#### [What the task requires]
Would you copy each line of the data below that has "messages"?

━━━ Provided data

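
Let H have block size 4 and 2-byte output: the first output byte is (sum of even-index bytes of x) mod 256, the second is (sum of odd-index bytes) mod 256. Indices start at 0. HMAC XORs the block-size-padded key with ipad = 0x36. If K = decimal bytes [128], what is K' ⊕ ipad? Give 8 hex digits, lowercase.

b6363636

Key decimal bytes [128] = 80 is 1 byte ≤ B = 4; zero-pad to 4 bytes: K' = 80 00 00 00.
XOR each byte with 0x36: 80⊕36=b6, 00⊕36=36, 00⊕36=36, 00⊕36=36.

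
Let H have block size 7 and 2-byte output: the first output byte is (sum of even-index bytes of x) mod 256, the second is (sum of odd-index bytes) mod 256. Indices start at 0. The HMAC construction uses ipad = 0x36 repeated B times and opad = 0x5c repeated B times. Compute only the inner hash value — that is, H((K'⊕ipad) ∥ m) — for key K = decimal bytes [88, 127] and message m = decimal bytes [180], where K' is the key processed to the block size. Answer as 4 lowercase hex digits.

Key decimal bytes [88, 127] = 58 7f is 2 bytes ≤ B = 7; zero-pad to 7 bytes: K' = 58 7f 00 00 00 00 00.
K' ⊕ ipad = 6e 49 36 36 36 36 36.
Inner input = 6e 49 36 36 36 36 36 ∥ b4.
Inner hash: even-index sum = 272 mod 256 = 16; odd-index sum = 361 mod 256 = 105 → 10 69.

1069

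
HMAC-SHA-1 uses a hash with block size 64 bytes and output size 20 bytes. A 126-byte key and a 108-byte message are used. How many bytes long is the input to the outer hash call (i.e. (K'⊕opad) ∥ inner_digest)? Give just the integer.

Key is 126 > 64 bytes, so it is hashed to 20 bytes then zero-padded to 64: |K'| = 64.
Outer input = (K'⊕opad) ∥ H(inner) → 64 + 20 = 84 bytes.

84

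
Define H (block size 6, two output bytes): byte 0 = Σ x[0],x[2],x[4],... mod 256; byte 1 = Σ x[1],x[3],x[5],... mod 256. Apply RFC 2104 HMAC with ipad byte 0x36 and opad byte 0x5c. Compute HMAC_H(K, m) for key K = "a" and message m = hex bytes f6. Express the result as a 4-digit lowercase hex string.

Key "a" = 61 is 1 byte ≤ B = 6; zero-pad to 6 bytes: K' = 61 00 00 00 00 00.
K' ⊕ ipad = 57 36 36 36 36 36.  K' ⊕ opad = 3d 5c 5c 5c 5c 5c.
Inner input = (K'⊕ipad) ∥ m = 57 36 36 36 36 36 ∥ f6.
Inner hash: even-index sum = 441 mod 256 = 185; odd-index sum = 162 mod 256 = 162 → b9 a2.
Outer input = (K'⊕opad) ∥ inner = 3d 5c 5c 5c 5c 5c ∥ b9 a2.
Outer hash (tag): even-index sum = 430 mod 256 = 174; odd-index sum = 438 mod 256 = 182 → ae b6.

aeb6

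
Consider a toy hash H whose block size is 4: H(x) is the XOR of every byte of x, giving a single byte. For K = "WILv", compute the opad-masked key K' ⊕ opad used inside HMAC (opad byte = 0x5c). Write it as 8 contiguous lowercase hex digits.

0b15102a

Key "WILv" = 57 49 4c 76 is exactly B = 4 bytes: K' = 57 49 4c 76.
XOR each byte with 0x5c: 57⊕5c=0b, 49⊕5c=15, 4c⊕5c=10, 76⊕5c=2a.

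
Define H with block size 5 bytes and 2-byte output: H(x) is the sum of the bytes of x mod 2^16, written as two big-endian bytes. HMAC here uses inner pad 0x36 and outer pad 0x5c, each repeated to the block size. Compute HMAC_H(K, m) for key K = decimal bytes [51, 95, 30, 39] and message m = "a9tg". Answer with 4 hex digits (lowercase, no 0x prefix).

01df

Key decimal bytes [51, 95, 30, 39] = 33 5f 1e 27 is 4 bytes ≤ B = 5; zero-pad to 5 bytes: K' = 33 5f 1e 27 00.
K' ⊕ ipad = 05 69 28 11 36.  K' ⊕ opad = 6f 03 42 7b 5c.
Inner input = (K'⊕ipad) ∥ m = 05 69 28 11 36 ∥ 61 39 74 67.
Inner hash: sum = 5+105+40+17+54+97+57+116+103 = 594 → 02 52.
Outer input = (K'⊕opad) ∥ inner = 6f 03 42 7b 5c ∥ 02 52.
Outer hash (tag): sum = 111+3+66+123+92+2+82 = 479 → 01 df.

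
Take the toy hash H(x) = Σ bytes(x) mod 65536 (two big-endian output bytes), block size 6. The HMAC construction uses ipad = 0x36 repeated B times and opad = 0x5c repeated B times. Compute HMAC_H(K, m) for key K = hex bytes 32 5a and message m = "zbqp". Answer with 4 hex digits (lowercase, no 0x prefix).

01ec

Key hex bytes 32 5a is 2 bytes ≤ B = 6; zero-pad to 6 bytes: K' = 32 5a 00 00 00 00.
K' ⊕ ipad = 04 6c 36 36 36 36.  K' ⊕ opad = 6e 06 5c 5c 5c 5c.
Inner input = (K'⊕ipad) ∥ m = 04 6c 36 36 36 36 ∥ 7a 62 71 70.
Inner hash: sum = 4+108+54+54+54+54+122+98+113+112 = 773 → 03 05.
Outer input = (K'⊕opad) ∥ inner = 6e 06 5c 5c 5c 5c ∥ 03 05.
Outer hash (tag): sum = 110+6+92+92+92+92+3+5 = 492 → 01 ec.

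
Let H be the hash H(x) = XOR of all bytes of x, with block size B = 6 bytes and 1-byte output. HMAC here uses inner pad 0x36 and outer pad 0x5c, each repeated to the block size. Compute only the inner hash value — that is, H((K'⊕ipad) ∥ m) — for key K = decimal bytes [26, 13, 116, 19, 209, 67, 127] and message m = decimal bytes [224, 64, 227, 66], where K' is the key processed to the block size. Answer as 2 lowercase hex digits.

9c

Key decimal bytes [26, 13, 116, 19, 209, 67, 127] = 1a 0d 74 13 d1 43 7f is 7 bytes > B = 6, so hash it first: H(key) = 9d, then zero-pad to 6 bytes: K' = 9d 00 00 00 00 00.
K' ⊕ ipad = ab 36 36 36 36 36.
Inner input = ab 36 36 36 36 36 ∥ e0 40 e3 42.
Inner hash: XOR ab⊕36⊕36⊕36⊕36⊕36⊕e0⊕40⊕e3⊕42 = 9c.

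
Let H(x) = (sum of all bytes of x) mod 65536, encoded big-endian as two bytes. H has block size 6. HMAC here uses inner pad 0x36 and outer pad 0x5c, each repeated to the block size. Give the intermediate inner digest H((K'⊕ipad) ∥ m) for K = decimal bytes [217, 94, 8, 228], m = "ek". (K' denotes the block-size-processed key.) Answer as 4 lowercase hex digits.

Key decimal bytes [217, 94, 8, 228] = d9 5e 08 e4 is 4 bytes ≤ B = 6; zero-pad to 6 bytes: K' = d9 5e 08 e4 00 00.
K' ⊕ ipad = ef 68 3e d2 36 36.
Inner input = ef 68 3e d2 36 36 ∥ 65 6b.
Inner hash: sum = 239+104+62+210+54+54+101+107 = 931 → 03 a3.

03a3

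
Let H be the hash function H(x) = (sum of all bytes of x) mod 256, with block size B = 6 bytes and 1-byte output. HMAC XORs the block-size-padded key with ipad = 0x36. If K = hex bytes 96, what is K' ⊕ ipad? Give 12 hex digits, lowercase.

a03636363636

Key hex bytes 96 is 1 byte ≤ B = 6; zero-pad to 6 bytes: K' = 96 00 00 00 00 00.
XOR each byte with 0x36: 96⊕36=a0, 00⊕36=36, 00⊕36=36, 00⊕36=36, 00⊕36=36, 00⊕36=36.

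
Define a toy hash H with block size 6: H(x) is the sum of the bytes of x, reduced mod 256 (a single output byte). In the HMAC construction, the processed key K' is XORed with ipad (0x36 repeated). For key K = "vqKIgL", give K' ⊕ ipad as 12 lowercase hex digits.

Key "vqKIgL" = 76 71 4b 49 67 4c is exactly B = 6 bytes: K' = 76 71 4b 49 67 4c.
XOR each byte with 0x36: 76⊕36=40, 71⊕36=47, 4b⊕36=7d, 49⊕36=7f, 67⊕36=51, 4c⊕36=7a.

40477d7f517a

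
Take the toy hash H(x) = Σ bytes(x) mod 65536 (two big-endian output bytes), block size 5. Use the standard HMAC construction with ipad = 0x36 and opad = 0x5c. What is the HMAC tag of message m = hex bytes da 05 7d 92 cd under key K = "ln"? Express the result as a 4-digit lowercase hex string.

0189

Key "ln" = 6c 6e is 2 bytes ≤ B = 5; zero-pad to 5 bytes: K' = 6c 6e 00 00 00.
K' ⊕ ipad = 5a 58 36 36 36.  K' ⊕ opad = 30 32 5c 5c 5c.
Inner input = (K'⊕ipad) ∥ m = 5a 58 36 36 36 ∥ da 05 7d 92 cd.
Inner hash: sum = 90+88+54+54+54+218+5+125+146+205 = 1039 → 04 0f.
Outer input = (K'⊕opad) ∥ inner = 30 32 5c 5c 5c ∥ 04 0f.
Outer hash (tag): sum = 48+50+92+92+92+4+15 = 393 → 01 89.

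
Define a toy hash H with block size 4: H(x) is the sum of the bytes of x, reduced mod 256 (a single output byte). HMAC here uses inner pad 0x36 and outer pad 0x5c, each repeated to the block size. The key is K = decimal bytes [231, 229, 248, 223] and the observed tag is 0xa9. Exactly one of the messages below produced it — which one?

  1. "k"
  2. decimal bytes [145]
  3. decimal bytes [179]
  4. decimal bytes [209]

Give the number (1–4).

Key decimal bytes [231, 229, 248, 223] = e7 e5 f8 df is exactly B = 4 bytes: K' = e7 e5 f8 df.
K' ⊕ ipad = d1 d3 ce e9; K' ⊕ opad = bb b9 a4 83.
m1: inner = H(d1 d3 ce e9 6b) = c6; tag = H(bb b9 a4 83 c6) = 61
m2: inner = H(d1 d3 ce e9 91) = ec; tag = H(bb b9 a4 83 ec) = 87
m3: inner = H(d1 d3 ce e9 b3) = 0e; tag = H(bb b9 a4 83 0e) = a9 ← matches
m4: inner = H(d1 d3 ce e9 d1) = 2c; tag = H(bb b9 a4 83 2c) = c7

3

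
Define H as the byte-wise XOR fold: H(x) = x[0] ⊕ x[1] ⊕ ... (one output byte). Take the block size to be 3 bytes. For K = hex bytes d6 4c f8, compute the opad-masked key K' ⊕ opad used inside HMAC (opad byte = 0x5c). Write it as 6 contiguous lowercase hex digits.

8a10a4

Key hex bytes d6 4c f8 is exactly B = 3 bytes: K' = d6 4c f8.
XOR each byte with 0x5c: d6⊕5c=8a, 4c⊕5c=10, f8⊕5c=a4.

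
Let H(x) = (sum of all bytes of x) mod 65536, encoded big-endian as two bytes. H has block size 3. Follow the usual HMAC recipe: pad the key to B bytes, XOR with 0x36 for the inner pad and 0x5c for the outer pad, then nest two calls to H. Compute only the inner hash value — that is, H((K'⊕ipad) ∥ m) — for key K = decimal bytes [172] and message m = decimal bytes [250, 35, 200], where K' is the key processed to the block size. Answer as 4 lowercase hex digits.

Key decimal bytes [172] = ac is 1 byte ≤ B = 3; zero-pad to 3 bytes: K' = ac 00 00.
K' ⊕ ipad = 9a 36 36.
Inner input = 9a 36 36 ∥ fa 23 c8.
Inner hash: sum = 154+54+54+250+35+200 = 747 → 02 eb.

02eb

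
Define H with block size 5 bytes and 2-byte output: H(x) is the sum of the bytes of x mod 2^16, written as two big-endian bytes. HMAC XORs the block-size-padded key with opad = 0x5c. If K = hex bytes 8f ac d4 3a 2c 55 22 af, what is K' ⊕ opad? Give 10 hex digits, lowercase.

5fc75c5c5c

Key hex bytes 8f ac d4 3a 2c 55 22 af is 8 bytes > B = 5, so hash it first: H(key) = 03 9b, then zero-pad to 5 bytes: K' = 03 9b 00 00 00.
XOR each byte with 0x5c: 03⊕5c=5f, 9b⊕5c=c7, 00⊕5c=5c, 00⊕5c=5c, 00⊕5c=5c.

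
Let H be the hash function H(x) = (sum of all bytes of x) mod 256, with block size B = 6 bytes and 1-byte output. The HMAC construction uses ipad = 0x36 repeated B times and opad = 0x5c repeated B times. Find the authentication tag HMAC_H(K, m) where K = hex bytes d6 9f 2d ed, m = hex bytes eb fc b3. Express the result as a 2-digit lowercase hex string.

ac

Key hex bytes d6 9f 2d ed is 4 bytes ≤ B = 6; zero-pad to 6 bytes: K' = d6 9f 2d ed 00 00.
K' ⊕ ipad = e0 a9 1b db 36 36.  K' ⊕ opad = 8a c3 71 b1 5c 5c.
Inner input = (K'⊕ipad) ∥ m = e0 a9 1b db 36 36 ∥ eb fc b3.
Inner hash: sum = 224+169+27+219+54+54+235+252+179 = 1413; mod 256 = 133 → 85.
Outer input = (K'⊕opad) ∥ inner = 8a c3 71 b1 5c 5c ∥ 85.
Outer hash (tag): sum = 138+195+113+177+92+92+133 = 940; mod 256 = 172 → ac.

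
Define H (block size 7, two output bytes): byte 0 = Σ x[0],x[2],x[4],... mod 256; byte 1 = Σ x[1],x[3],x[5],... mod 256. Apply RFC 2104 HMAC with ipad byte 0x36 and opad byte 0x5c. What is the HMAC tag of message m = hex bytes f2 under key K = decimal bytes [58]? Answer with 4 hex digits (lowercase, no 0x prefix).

Key decimal bytes [58] = 3a is 1 byte ≤ B = 7; zero-pad to 7 bytes: K' = 3a 00 00 00 00 00 00.
K' ⊕ ipad = 0c 36 36 36 36 36 36.  K' ⊕ opad = 66 5c 5c 5c 5c 5c 5c.
Inner input = (K'⊕ipad) ∥ m = 0c 36 36 36 36 36 36 ∥ f2.
Inner hash: even-index sum = 174 mod 256 = 174; odd-index sum = 404 mod 256 = 148 → ae 94.
Outer input = (K'⊕opad) ∥ inner = 66 5c 5c 5c 5c 5c 5c ∥ ae 94.
Outer hash (tag): even-index sum = 526 mod 256 = 14; odd-index sum = 450 mod 256 = 194 → 0e c2.

0ec2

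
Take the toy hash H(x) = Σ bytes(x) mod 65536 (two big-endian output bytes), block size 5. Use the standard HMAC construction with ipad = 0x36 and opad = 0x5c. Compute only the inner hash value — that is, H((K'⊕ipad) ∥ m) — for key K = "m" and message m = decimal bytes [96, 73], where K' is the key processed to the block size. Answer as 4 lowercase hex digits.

Key "m" = 6d is 1 byte ≤ B = 5; zero-pad to 5 bytes: K' = 6d 00 00 00 00.
K' ⊕ ipad = 5b 36 36 36 36.
Inner input = 5b 36 36 36 36 ∥ 60 49.
Inner hash: sum = 91+54+54+54+54+96+73 = 476 → 01 dc.

01dc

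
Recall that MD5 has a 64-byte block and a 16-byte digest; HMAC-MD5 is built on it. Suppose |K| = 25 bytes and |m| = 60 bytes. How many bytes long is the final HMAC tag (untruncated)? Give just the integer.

The tag is one MD5 digest: 16 bytes.

16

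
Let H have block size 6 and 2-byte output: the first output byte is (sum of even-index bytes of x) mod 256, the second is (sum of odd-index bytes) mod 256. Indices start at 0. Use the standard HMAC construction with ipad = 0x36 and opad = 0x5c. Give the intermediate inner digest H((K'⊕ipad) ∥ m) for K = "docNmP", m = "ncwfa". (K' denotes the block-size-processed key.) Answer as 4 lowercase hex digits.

Key "docNmP" = 64 6f 63 4e 6d 50 is exactly B = 6 bytes: K' = 64 6f 63 4e 6d 50.
K' ⊕ ipad = 52 59 55 78 5b 66.
Inner input = 52 59 55 78 5b 66 ∥ 6e 63 77 66 61.
Inner hash: even-index sum = 584 mod 256 = 72; odd-index sum = 512 mod 256 = 0 → 48 00.

4800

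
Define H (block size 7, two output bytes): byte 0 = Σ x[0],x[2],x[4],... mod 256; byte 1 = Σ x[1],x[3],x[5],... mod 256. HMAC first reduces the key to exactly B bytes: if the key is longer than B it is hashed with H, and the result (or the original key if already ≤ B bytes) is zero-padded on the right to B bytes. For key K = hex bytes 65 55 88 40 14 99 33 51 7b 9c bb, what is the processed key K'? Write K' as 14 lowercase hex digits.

|K| = 11 > B = 7, so first hash the key.
H(K): even-index sum = 618 mod 256 = 106; odd-index sum = 539 mod 256 = 27 → 6a 1b.
Zero-pad H(K) = 6a 1b to 7 bytes: K' = 6a 1b 00 00 00 00 00.

6a1b0000000000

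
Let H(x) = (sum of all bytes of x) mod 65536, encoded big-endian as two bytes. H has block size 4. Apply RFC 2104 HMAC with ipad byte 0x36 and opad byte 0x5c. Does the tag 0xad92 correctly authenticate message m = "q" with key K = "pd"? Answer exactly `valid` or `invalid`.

invalid

Key "pd" = 70 64 is 2 bytes ≤ B = 4; zero-pad to 4 bytes: K' = 70 64 00 00.
K' ⊕ ipad = 46 52 36 36; K' ⊕ opad = 2c 38 5c 5c.
Inner hash: sum = 70+82+54+54+113 = 373 → 01 75.
Outer hash (recomputed tag): sum = 44+56+92+92+1+117 = 402 → 01 92.
Recomputed tag = 0192; claimed = ad92 → mismatch.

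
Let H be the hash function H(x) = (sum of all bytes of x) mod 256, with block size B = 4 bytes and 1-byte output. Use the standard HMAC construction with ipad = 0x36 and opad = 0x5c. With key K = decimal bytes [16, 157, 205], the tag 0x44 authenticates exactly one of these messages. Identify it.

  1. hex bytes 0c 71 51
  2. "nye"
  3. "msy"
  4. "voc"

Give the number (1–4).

4

Key decimal bytes [16, 157, 205] = 10 9d cd is 3 bytes ≤ B = 4; zero-pad to 4 bytes: K' = 10 9d cd 00.
K' ⊕ ipad = 26 ab fb 36; K' ⊕ opad = 4c c1 91 5c.
m1: inner = H(26 ab fb 36 0c 71 51) = d0; tag = H(4c c1 91 5c d0) = ca
m2: inner = H(26 ab fb 36 6e 79 65) = 4e; tag = H(4c c1 91 5c 4e) = 48
m3: inner = H(26 ab fb 36 6d 73 79) = 5b; tag = H(4c c1 91 5c 5b) = 55
m4: inner = H(26 ab fb 36 76 6f 63) = 4a; tag = H(4c c1 91 5c 4a) = 44 ← matches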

━━━━━━

#### [Solution]
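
Define a toy hash H with block size 4: H(x) is the sum of the bytes of x, reduced mod 256 (a single output byte). HMAC here uses inner pad 0x36 and outer pad 0x5c, each repeated to the block size. The key is K = decimal bytes [231, 229, 248, 223] and the observed tag is 0xa9. Exactly one of the messages below produced it — which one?
Let H be the hash function H(x) = (sum of all bytes of x) mod 256, with block size B = 4 bytes and 1-byte output. Use the standard HMAC construction with ipad = 0x36 and opad = 0x5c. With key K = decimal bytes [16, 157, 205], the tag 0x44 authenticates exactly one of these messages. Identify it.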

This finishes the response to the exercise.